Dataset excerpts

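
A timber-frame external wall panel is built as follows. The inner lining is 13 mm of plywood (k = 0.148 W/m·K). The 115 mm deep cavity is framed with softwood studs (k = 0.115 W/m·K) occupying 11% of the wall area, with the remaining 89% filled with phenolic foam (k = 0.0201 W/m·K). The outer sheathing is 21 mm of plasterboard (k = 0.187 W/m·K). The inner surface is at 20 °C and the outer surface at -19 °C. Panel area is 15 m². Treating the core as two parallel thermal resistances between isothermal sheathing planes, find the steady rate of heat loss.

Sheathing layers in series; stud and cavity paths in parallel between them.
R_inner = 0.013/(0.148×15) = 0.005856 K/W
R_stud  = 0.115/(0.115×0.11×15) = 0.6061 K/W
R_cav   = 0.115/(0.0201×0.89×15) = 0.4286 K/W
1/R_core = 1/R_stud + 1/R_cav → R_core = 0.251 K/W
R_outer = 0.021/(0.187×15) = 0.007487 K/W
R_total = 0.2644 K/W
Q = ΔT/R_total = 39/0.2644

Q ≈ 148 W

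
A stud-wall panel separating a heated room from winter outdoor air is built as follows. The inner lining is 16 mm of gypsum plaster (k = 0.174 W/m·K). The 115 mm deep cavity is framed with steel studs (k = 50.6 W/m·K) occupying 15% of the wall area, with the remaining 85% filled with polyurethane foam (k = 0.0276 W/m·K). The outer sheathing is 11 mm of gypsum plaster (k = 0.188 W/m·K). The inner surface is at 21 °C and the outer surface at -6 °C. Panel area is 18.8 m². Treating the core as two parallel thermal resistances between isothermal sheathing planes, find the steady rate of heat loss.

Sheathing layers in series; stud and cavity paths in parallel between them.
R_inner = 0.016/(0.174×18.8) = 0.004891 K/W
R_stud  = 0.115/(50.6×0.15×18.8) = 8.059×10^-4 K/W
R_cav   = 0.115/(0.0276×0.85×18.8) = 0.2607 K/W
1/R_core = 1/R_stud + 1/R_cav → R_core = 8.034×10^-4 K/W
R_outer = 0.011/(0.188×18.8) = 0.003112 K/W
R_total = 0.008807 K/W
Q = ΔT/R_total = 27/0.008807

Q ≈ 3070 W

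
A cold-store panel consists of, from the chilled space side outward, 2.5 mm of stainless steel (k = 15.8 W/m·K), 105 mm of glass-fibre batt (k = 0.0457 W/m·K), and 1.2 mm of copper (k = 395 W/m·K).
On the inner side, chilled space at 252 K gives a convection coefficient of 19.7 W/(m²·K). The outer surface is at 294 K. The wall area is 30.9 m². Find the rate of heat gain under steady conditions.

Q ≈ 553 W

Model the wall as resistances in series:
R_inner film = 1/(h_i·A) = 1/(19.7×30.9) = 0.001643 K/W
R_stainless steel = L/(kA) = 0.0025/(15.8×30.9) = 5.121×10^-6 K/W
R_glass-fibre batt = L/(kA) = 0.105/(0.0457×30.9) = 0.07436 K/W
R_copper = L/(kA) = 0.0012/(395×30.9) = 9.832×10^-8 K/W
R_total = 0.076 K/W
Q = ΔT / R_total = 42 / 0.076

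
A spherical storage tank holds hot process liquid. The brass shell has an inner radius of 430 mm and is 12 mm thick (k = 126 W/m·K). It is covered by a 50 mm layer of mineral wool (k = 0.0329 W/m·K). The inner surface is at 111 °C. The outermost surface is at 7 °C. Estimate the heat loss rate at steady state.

Q ≈ 187 W

Each spherical layer contributes R = (1/r_i − 1/r_o)/(4πk):
R_brass shell = (1/0.43 − 1/0.442)/(4π×126) = 3.988×10^-5 K/W
R_mineral wool = (1/0.442 − 1/0.492)/(4π×0.0329) = 0.5561 K/W
R_total = 0.5562 K/W
Q = ΔT/R_total = 104/0.5562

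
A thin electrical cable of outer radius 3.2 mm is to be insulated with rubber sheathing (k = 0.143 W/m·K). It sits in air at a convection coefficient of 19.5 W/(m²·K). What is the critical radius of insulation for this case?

r_cr ≈ 7.33 mm

For a cylinder r_cr = k/h = 0.143/19.5
r_cr = 7.33 mm; since the bare radius (3.2 mm) is below r_cr, adding a thin layer of insulation will *increase* heat loss.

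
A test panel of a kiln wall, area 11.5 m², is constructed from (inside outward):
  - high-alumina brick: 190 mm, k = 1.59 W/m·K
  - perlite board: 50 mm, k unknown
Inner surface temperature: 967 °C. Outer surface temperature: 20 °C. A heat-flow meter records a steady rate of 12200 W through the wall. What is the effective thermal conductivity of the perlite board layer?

Using the resistance-network approach (series):
R_high-alumina brick = L/(kA) = 0.19/(1.59×11.5) = 0.01039 K/W
Sum of known resistances R_other = 0.01039 K/W
Total R = ΔT/Q = 947/12200 = 0.07762 K/W
R_perlite board = R_total − R_other = 0.06723 K/W
k = L/(R·A) = 0.05/(0.06723×11.5)

k ≈ 0.0647 W/(m·K)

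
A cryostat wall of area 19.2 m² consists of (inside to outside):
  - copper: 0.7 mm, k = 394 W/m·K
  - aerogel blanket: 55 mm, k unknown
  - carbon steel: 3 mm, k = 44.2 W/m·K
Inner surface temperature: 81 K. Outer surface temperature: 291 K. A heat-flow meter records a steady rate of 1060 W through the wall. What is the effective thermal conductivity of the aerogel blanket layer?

k ≈ 0.0145 W/(m·K)

Thermal resistances in series:
R_copper = L/(kA) = 0.0007/(394×19.2) = 9.253×10^-8 K/W
R_carbon steel = L/(kA) = 0.003/(44.2×19.2) = 3.535×10^-6 K/W
Sum of known resistances R_other = 3.628×10^-6 K/W
Total R = ΔT/Q = 210/1060 = 0.1981 K/W
R_aerogel blanket = R_total − R_other = 0.1981 K/W
k = L/(R·A) = 0.055/(0.1981×19.2)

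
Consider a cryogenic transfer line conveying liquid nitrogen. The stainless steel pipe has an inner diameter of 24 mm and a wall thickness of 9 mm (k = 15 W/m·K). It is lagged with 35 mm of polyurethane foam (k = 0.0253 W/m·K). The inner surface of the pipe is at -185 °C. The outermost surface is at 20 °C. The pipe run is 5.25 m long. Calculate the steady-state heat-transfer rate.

Cylindrical conduction, so R = ln(r₂/r₁)/(2πkL) per layer, in series:
R_stainless steel pipe wall = ln(21/12)/(2π×15×5.25) = 0.001131 K/W
R_polyurethane foam = ln(56/21)/(2π×0.0253×5.25) = 1.175 K/W
R_total = 1.176 K/W
Q = ΔT/R_total = 205/1.176

Q ≈ 174 W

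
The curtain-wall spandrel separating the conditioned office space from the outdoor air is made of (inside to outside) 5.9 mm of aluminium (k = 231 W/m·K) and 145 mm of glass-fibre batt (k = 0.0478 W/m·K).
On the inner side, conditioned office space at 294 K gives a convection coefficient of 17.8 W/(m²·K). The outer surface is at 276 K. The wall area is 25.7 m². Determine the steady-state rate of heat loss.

Treating each layer as a thermal resistance in series:
R_inner film = 1/(h_i·A) = 1/(17.8×25.7) = 0.002186 K/W
R_aluminium = L/(kA) = 0.0059/(231×25.7) = 9.938×10^-7 K/W
R_glass-fibre batt = L/(kA) = 0.145/(0.0478×25.7) = 0.118 K/W
R_total = 0.1202 K/W
Q = ΔT / R_total = 18 / 0.1202

Q ≈ 150 W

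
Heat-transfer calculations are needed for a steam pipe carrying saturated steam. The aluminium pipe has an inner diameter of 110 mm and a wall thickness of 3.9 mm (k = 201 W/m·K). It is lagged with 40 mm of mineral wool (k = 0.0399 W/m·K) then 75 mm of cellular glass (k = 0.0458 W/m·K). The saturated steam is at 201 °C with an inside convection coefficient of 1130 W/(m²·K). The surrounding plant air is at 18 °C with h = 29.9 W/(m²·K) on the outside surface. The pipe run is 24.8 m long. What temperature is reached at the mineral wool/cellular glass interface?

T ≈ 108 °C

Cylindrical conduction, so R = ln(r₂/r₁)/(2πkL) per layer, in series:
R_inner film = 1/(h_i·2πr₁L) = 1/(1130×2π×0.055×24.8) = 1.033×10^-4 K/W
R_aluminium pipe wall = ln(58.9/55)/(2π×201×24.8) = 2.187×10^-6 K/W
R_mineral wool = ln(98.9/58.9)/(2π×0.0399×24.8) = 0.08336 K/W
R_cellular glass = ln(173.9/98.9)/(2π×0.0458×24.8) = 0.07908 K/W
R_outer film = 1/(h_o·2πr_oL) = 1/(29.9×2π×0.1739×24.8) = 0.001234 K/W
R_total = 0.1638 K/W
Q = ΔT/R_total = 183/0.1638
Q = 1120 W
T_interface = T_inner − Q·ΣR(inner→interface) = 201 − 1120×0.08346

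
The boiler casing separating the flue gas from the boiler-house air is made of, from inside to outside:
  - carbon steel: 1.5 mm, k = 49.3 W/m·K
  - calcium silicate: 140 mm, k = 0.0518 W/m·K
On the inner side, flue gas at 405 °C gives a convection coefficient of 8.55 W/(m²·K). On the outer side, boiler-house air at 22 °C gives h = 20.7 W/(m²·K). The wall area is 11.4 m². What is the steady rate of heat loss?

Treating each layer as a thermal resistance in series:
R_inner film = 1/(h_i·A) = 1/(8.55×11.4) = 0.01026 K/W
R_carbon steel = L/(kA) = 0.0015/(49.3×11.4) = 2.669×10^-6 K/W
R_calcium silicate = L/(kA) = 0.14/(0.0518×11.4) = 0.2371 K/W
R_outer film = 1/(h_o·A) = 1/(20.7×11.4) = 0.004238 K/W
R_total = 0.2516 K/W
Q = ΔT / R_total = 383 / 0.2516

Q ≈ 1520 W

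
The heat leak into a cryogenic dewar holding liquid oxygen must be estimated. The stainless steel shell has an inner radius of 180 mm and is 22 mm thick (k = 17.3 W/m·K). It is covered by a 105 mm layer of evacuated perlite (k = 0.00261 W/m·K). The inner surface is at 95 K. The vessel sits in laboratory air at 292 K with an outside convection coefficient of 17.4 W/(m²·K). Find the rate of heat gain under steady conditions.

Q ≈ 3.81 W

Radial (spherical) resistances in series:
R_stainless steel shell = (1/0.18 − 1/0.202)/(4π×17.3) = 0.002783 K/W
R_evacuated perlite = (1/0.202 − 1/0.307)/(4π×0.00261) = 51.62 K/W
R_outer film = 1/(h·4πr_o²) = 1/(17.4×4π×0.307²) = 0.04852 K/W
R_total = 51.68 K/W
Q = ΔT/R_total = 197/51.68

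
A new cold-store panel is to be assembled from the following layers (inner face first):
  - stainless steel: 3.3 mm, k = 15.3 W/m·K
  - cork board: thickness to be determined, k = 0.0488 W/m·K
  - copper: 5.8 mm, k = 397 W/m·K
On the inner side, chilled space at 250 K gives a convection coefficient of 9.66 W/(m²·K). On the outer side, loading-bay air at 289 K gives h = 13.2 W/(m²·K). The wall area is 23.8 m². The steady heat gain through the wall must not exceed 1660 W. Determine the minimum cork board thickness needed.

Treating each layer as a thermal resistance in series:
R_inner film = 1/(h_i·A) = 1/(9.66×23.8) = 0.00435 K/W
R_stainless steel = L/(kA) = 0.0033/(15.3×23.8) = 9.062×10^-6 K/W
R_copper = L/(kA) = 0.0058/(397×23.8) = 6.138×10^-7 K/W
R_outer film = 1/(h_o·A) = 1/(13.2×23.8) = 0.003183 K/W
Sum of the known resistances R_other = 0.007542 K/W
Required total resistance R_tot = ΔT/Q_allow = 39/1660 = 0.02349 K/W
R_cork board = R_tot − R_other = 0.01595 K/W
L = R·k·A = 0.01595×0.0488×23.8

L ≈ 18.5 mm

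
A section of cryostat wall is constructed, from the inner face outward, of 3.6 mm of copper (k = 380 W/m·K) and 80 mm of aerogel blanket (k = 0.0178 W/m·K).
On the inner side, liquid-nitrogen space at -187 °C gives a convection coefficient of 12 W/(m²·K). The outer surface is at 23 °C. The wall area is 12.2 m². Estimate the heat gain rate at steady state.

Q ≈ 560 W

Thermal resistances in series:
R_inner film = 1/(h_i·A) = 1/(12×12.2) = 0.006831 K/W
R_copper = L/(kA) = 0.0036/(380×12.2) = 7.765×10^-7 K/W
R_aerogel blanket = L/(kA) = 0.08/(0.0178×12.2) = 0.3684 K/W
R_total = 0.3752 K/W
Q = ΔT / R_total = 210 / 0.3752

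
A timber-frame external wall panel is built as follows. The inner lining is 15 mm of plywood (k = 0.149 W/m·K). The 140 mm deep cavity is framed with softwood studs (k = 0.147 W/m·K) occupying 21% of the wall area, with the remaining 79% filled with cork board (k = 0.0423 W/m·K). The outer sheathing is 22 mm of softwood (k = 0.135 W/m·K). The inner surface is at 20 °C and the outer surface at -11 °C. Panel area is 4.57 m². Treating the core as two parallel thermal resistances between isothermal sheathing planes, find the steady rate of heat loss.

Q ≈ 58 W

Sheathing layers in series; stud and cavity paths in parallel between them.
R_inner = 0.015/(0.149×4.57) = 0.02203 K/W
R_stud  = 0.14/(0.147×0.21×4.57) = 0.9924 K/W
R_cav   = 0.14/(0.0423×0.79×4.57) = 0.9167 K/W
1/R_core = 1/R_stud + 1/R_cav → R_core = 0.4765 K/W
R_outer = 0.022/(0.135×4.57) = 0.03566 K/W
R_total = 0.5342 K/W
Q = ΔT/R_total = 31/0.5342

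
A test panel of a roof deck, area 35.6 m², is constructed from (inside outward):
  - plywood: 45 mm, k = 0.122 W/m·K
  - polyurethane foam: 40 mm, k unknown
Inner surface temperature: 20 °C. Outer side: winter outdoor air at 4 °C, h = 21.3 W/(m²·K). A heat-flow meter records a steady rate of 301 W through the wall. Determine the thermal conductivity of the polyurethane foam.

k ≈ 0.0271 W/(m·K)

Model the wall as resistances in series:
R_plywood = L/(kA) = 0.045/(0.122×35.6) = 0.01036 K/W
R_outer film = 1/(h_o·A) = 1/(21.3×35.6) = 0.001319 K/W
Sum of known resistances R_other = 0.01168 K/W
Total R = ΔT/Q = 16/301 = 0.05316 K/W
R_polyurethane foam = R_total − R_other = 0.04148 K/W
k = L/(R·A) = 0.04/(0.04148×35.6)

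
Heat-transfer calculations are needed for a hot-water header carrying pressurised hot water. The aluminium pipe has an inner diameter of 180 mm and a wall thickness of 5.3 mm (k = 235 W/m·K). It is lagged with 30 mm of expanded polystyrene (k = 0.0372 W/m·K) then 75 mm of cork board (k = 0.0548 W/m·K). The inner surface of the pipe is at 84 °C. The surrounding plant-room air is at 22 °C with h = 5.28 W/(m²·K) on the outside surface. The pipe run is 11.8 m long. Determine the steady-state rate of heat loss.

Radial resistances (cylindrical: R_cond = ln(r_o/r_i)/(2πkL), R_conv = 1/(h·2πrL)):
R_aluminium pipe wall = ln(95.3/90)/(2π×235×11.8) = 3.284×10^-6 K/W
R_expanded polystyrene = ln(125.3/95.3)/(2π×0.0372×11.8) = 0.09923 K/W
R_cork board = ln(200.3/125.3)/(2π×0.0548×11.8) = 0.1155 K/W
R_outer film = 1/(h_o·2πr_oL) = 1/(5.28×2π×0.2003×11.8) = 0.01275 K/W
R_total = 0.2274 K/W
Q = ΔT/R_total = 62/0.2274

Q ≈ 273 W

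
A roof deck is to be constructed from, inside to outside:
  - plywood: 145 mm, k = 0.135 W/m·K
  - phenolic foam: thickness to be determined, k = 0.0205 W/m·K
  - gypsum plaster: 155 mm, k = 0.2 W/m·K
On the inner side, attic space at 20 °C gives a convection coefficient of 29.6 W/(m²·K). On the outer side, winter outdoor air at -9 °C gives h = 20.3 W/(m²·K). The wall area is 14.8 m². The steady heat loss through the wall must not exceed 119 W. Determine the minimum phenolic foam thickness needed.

L ≈ 34.3 mm

Series thermal resistances:
R_inner film = 1/(h_i·A) = 1/(29.6×14.8) = 0.002283 K/W
R_plywood = L/(kA) = 0.145/(0.135×14.8) = 0.07257 K/W
R_gypsum plaster = L/(kA) = 0.155/(0.2×14.8) = 0.05236 K/W
R_outer film = 1/(h_o·A) = 1/(20.3×14.8) = 0.003328 K/W
Sum of the known resistances R_other = 0.1305 K/W
Required total resistance R_tot = ΔT/Q_allow = 29/119 = 0.2437 K/W
R_phenolic foam = R_tot − R_other = 0.1131 K/W
L = R·k·A = 0.1131×0.0205×14.8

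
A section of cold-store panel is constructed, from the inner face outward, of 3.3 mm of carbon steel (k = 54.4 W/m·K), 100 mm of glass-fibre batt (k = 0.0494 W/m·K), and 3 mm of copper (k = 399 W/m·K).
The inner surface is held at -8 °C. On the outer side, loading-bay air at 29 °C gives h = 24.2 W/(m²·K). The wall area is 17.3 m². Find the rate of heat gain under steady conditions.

Model the wall as resistances in series:
R_carbon steel = L/(kA) = 0.0033/(54.4×17.3) = 3.506×10^-6 K/W
R_glass-fibre batt = L/(kA) = 0.1/(0.0494×17.3) = 0.117 K/W
R_copper = L/(kA) = 0.003/(399×17.3) = 4.346×10^-7 K/W
R_outer film = 1/(h_o·A) = 1/(24.2×17.3) = 0.002389 K/W
R_total = 0.1194 K/W
Q = ΔT / R_total = 37 / 0.1194

Q ≈ 310 W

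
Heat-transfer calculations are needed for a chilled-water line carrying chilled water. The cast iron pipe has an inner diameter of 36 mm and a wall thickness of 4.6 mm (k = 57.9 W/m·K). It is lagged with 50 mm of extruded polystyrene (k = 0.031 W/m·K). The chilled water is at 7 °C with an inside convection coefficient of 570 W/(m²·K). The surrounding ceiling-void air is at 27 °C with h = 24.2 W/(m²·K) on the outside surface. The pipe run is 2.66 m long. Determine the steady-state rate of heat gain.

Q ≈ 8.72 W

Per-layer cylindrical resistances, series-summed:
R_inner film = 1/(h_i·2πr₁L) = 1/(570×2π×0.018×2.66) = 0.005832 K/W
R_cast iron pipe wall = ln(22.6/18)/(2π×57.9×2.66) = 2.352×10^-4 K/W
R_extruded polystyrene = ln(72.6/22.6)/(2π×0.031×2.66) = 2.252 K/W
R_outer film = 1/(h_o·2πr_oL) = 1/(24.2×2π×0.0726×2.66) = 0.03406 K/W
R_total = 2.293 K/W
Q = ΔT/R_total = 20/2.293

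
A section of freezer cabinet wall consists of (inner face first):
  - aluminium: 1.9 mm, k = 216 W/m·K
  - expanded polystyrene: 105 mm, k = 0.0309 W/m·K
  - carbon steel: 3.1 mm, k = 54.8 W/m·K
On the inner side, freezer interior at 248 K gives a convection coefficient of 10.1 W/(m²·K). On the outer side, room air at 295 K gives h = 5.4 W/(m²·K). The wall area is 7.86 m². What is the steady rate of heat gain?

Q ≈ 100 W

Model the wall as resistances in series:
R_inner film = 1/(h_i·A) = 1/(10.1×7.86) = 0.0126 K/W
R_aluminium = L/(kA) = 0.0019/(216×7.86) = 1.119×10^-6 K/W
R_expanded polystyrene = L/(kA) = 0.105/(0.0309×7.86) = 0.4323 K/W
R_carbon steel = L/(kA) = 0.0031/(54.8×7.86) = 7.197×10^-6 K/W
R_outer film = 1/(h_o·A) = 1/(5.4×7.86) = 0.02356 K/W
R_total = 0.4685 K/W
Q = ΔT / R_total = 47 / 0.4685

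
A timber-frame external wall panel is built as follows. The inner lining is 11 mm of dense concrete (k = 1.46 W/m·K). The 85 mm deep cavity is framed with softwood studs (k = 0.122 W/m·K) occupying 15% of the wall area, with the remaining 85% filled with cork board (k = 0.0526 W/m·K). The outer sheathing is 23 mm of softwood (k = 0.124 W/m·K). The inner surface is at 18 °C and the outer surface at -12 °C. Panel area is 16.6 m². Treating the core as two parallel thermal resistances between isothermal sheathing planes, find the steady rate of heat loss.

Q ≈ 323 W

Sheathing layers in series; stud and cavity paths in parallel between them.
R_inner = 0.011/(1.46×16.6) = 4.539×10^-4 K/W
R_stud  = 0.085/(0.122×0.15×16.6) = 0.2798 K/W
R_cav   = 0.085/(0.0526×0.85×16.6) = 0.1145 K/W
1/R_core = 1/R_stud + 1/R_cav → R_core = 0.08126 K/W
R_outer = 0.023/(0.124×16.6) = 0.01117 K/W
R_total = 0.09289 K/W
Q = ΔT/R_total = 30/0.09289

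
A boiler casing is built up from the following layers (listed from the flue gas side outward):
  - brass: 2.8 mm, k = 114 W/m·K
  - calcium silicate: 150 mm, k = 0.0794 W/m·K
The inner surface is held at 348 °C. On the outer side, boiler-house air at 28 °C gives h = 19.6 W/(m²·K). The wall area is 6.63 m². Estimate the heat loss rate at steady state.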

* **TASK ITEM**: Return only the lines between the one holding "A section of cryostat" and the one holding "- polyurethane foam: 40 mm, k unknown", inclusive, exactly as they appear above.

* **EXERCISE ANSWER**:
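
A section of cryostat wall is constructed, from the inner face outward, of 3.6 mm of copper (k = 380 W/m·K) and 80 mm of aerogel blanket (k = 0.0178 W/m·K).
On the inner side, liquid-nitrogen space at -187 °C gives a convection coefficient of 12 W/(m²·K). The outer surface is at 23 °C. The wall area is 12.2 m². Estimate the heat gain rate at steady state.

Q ≈ 560 W

Thermal resistances in series:
R_inner film = 1/(h_i·A) = 1/(12×12.2) = 0.006831 K/W
R_copper = L/(kA) = 0.0036/(380×12.2) = 7.765×10^-7 K/W
R_aerogel blanket = L/(kA) = 0.08/(0.0178×12.2) = 0.3684 K/W
R_total = 0.3752 K/W
Q = ΔT / R_total = 210 / 0.3752

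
A timber-frame external wall panel is built as follows. The inner lining is 15 mm of plywood (k = 0.149 W/m·K). The 140 mm deep cavity is framed with softwood studs (k = 0.147 W/m·K) occupying 21% of the wall area, with the remaining 79% filled with cork board (k = 0.0423 W/m·K). The outer sheathing is 22 mm of softwood (k = 0.135 W/m·K). The inner surface is at 20 °C and the outer surface at -11 °C. Panel area is 4.57 m². Treating the core as two parallel thermal resistances between isothermal sheathing planes, find the steady rate of heat loss.

Q ≈ 58 W

Sheathing layers in series; stud and cavity paths in parallel between them.
R_inner = 0.015/(0.149×4.57) = 0.02203 K/W
R_stud  = 0.14/(0.147×0.21×4.57) = 0.9924 K/W
R_cav   = 0.14/(0.0423×0.79×4.57) = 0.9167 K/W
1/R_core = 1/R_stud + 1/R_cav → R_core = 0.4765 K/W
R_outer = 0.022/(0.135×4.57) = 0.03566 K/W
R_total = 0.5342 K/W
Q = ΔT/R_total = 31/0.5342

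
A test panel of a roof deck, area 35.6 m², is constructed from (inside outward):
  - plywood: 45 mm, k = 0.122 W/m·K
  - polyurethane foam: 40 mm, k unknown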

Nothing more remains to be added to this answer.